▶ _How to complete this task_: What you need to produce from the material below is an exact transcription of the lines from the one with "-9*u(z)/5 = u'(z)/3" through the one with "0 = sqrt(3)*log(-2*z)", both included, and no other line.

▶ _Given records_:
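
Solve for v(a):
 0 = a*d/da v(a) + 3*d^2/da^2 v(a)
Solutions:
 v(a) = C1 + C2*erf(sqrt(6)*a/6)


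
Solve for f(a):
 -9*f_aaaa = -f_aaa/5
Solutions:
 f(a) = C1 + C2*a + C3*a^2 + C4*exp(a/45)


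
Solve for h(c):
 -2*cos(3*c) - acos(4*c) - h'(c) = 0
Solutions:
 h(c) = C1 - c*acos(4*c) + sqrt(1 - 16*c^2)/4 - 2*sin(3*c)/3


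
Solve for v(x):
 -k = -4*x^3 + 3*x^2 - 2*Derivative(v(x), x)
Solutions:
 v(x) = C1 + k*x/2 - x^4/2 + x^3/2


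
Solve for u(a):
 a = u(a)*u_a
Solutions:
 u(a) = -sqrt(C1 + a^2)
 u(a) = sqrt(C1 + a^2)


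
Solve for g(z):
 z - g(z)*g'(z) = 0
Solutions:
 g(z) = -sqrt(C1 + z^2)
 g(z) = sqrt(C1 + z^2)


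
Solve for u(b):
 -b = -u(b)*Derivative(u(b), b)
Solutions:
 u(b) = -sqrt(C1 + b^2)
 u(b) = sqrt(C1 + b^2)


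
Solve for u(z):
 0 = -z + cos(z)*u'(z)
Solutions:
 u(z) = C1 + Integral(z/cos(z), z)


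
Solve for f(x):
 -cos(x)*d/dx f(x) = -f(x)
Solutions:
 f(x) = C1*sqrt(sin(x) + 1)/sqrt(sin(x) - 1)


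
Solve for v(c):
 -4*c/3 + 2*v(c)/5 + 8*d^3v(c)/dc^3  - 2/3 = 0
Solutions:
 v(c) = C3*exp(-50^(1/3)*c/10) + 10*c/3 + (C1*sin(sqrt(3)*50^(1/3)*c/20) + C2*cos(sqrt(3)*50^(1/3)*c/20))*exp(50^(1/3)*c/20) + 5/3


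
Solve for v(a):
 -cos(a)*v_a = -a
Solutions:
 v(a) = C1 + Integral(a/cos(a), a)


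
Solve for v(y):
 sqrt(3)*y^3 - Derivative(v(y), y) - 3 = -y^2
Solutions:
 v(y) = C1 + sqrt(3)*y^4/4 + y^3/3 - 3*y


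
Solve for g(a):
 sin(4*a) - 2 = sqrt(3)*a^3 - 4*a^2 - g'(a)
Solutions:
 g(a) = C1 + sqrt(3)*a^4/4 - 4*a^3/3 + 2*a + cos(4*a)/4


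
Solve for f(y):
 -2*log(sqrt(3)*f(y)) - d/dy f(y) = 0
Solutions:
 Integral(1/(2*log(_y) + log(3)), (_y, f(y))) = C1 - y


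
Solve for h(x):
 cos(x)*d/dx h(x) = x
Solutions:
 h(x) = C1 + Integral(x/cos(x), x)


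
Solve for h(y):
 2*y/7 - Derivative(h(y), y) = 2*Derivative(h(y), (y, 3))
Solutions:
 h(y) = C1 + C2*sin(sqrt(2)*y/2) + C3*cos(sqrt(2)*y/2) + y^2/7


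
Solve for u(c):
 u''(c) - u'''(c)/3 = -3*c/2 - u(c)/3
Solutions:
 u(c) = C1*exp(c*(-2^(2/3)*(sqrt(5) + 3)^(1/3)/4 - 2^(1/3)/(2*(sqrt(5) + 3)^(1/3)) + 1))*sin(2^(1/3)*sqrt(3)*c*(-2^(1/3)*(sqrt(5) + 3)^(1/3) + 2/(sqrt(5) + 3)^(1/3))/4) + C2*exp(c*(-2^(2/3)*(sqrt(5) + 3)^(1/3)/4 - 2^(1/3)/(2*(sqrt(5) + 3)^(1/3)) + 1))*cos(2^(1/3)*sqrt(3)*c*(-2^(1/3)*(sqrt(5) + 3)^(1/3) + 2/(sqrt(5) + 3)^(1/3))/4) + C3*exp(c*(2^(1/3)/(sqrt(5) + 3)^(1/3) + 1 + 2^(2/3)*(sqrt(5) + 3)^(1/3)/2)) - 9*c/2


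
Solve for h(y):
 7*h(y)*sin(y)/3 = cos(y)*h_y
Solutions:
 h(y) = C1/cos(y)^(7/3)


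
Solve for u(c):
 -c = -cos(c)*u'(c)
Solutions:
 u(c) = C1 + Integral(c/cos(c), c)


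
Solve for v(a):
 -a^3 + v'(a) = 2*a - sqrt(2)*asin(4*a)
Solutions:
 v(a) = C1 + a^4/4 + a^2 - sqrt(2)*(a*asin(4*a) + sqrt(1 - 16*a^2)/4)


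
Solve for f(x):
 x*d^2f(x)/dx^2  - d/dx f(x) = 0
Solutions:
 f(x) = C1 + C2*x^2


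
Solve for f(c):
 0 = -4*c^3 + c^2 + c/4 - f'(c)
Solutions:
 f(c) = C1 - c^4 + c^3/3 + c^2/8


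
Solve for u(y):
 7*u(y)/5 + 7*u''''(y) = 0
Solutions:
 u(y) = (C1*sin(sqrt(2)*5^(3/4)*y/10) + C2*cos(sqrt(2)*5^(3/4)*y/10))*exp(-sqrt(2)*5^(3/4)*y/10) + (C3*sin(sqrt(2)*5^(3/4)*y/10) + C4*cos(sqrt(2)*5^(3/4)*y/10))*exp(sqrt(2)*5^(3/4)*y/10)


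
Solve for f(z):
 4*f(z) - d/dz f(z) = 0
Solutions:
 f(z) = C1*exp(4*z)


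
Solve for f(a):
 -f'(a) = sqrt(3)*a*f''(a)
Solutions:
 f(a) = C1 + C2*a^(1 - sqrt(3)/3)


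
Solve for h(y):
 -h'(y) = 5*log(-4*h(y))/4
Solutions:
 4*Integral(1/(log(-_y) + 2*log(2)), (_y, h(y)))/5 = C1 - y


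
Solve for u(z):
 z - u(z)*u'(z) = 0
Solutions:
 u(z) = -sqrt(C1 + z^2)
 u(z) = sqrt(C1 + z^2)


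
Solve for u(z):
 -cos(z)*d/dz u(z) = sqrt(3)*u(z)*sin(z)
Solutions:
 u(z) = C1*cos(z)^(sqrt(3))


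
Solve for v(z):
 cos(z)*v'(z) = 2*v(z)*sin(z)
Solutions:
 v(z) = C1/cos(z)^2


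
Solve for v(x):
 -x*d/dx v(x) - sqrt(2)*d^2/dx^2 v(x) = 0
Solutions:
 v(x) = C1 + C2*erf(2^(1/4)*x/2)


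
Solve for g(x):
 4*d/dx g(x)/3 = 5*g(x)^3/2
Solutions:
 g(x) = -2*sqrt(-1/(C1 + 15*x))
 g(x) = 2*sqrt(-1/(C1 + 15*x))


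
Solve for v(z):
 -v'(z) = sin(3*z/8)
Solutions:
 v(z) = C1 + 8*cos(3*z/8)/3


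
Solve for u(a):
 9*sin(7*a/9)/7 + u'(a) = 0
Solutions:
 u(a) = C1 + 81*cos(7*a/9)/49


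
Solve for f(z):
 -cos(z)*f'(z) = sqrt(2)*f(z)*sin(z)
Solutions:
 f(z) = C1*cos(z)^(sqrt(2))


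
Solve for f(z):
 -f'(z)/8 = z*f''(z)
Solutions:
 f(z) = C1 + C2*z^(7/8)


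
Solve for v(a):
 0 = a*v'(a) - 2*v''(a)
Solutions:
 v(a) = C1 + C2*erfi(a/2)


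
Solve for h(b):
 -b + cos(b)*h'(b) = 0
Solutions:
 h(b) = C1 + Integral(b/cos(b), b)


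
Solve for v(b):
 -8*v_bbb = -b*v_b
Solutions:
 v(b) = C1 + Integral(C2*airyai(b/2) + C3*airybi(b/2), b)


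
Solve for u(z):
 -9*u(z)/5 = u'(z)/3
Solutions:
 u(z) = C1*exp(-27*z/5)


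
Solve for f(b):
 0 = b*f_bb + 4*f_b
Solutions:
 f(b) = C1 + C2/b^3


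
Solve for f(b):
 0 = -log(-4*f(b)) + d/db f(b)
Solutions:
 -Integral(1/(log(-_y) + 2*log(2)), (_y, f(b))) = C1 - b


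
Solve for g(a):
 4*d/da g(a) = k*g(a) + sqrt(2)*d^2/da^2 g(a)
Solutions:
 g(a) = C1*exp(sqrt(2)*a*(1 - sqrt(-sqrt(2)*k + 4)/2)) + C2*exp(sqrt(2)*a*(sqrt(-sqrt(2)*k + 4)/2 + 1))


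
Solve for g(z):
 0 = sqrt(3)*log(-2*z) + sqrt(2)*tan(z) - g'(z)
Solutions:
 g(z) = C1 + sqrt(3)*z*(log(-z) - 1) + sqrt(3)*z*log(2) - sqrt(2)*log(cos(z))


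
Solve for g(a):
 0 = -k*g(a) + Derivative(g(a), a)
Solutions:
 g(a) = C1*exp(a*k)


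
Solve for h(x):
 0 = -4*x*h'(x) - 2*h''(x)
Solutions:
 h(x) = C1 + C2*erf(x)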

▶ _Response to this task_:
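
 -9*u(z)/5 = u'(z)/3
Solutions:
 u(z) = C1*exp(-27*z/5)


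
Solve for f(b):
 0 = b*f_bb + 4*f_b
Solutions:
 f(b) = C1 + C2/b^3


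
Solve for f(b):
 0 = -log(-4*f(b)) + d/db f(b)
Solutions:
 -Integral(1/(log(-_y) + 2*log(2)), (_y, f(b))) = C1 - b


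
Solve for g(a):
 4*d/da g(a) = k*g(a) + sqrt(2)*d^2/da^2 g(a)
Solutions:
 g(a) = C1*exp(sqrt(2)*a*(1 - sqrt(-sqrt(2)*k + 4)/2)) + C2*exp(sqrt(2)*a*(sqrt(-sqrt(2)*k + 4)/2 + 1))


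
Solve for g(z):
 0 = sqrt(3)*log(-2*z) + sqrt(2)*tan(z) - g'(z)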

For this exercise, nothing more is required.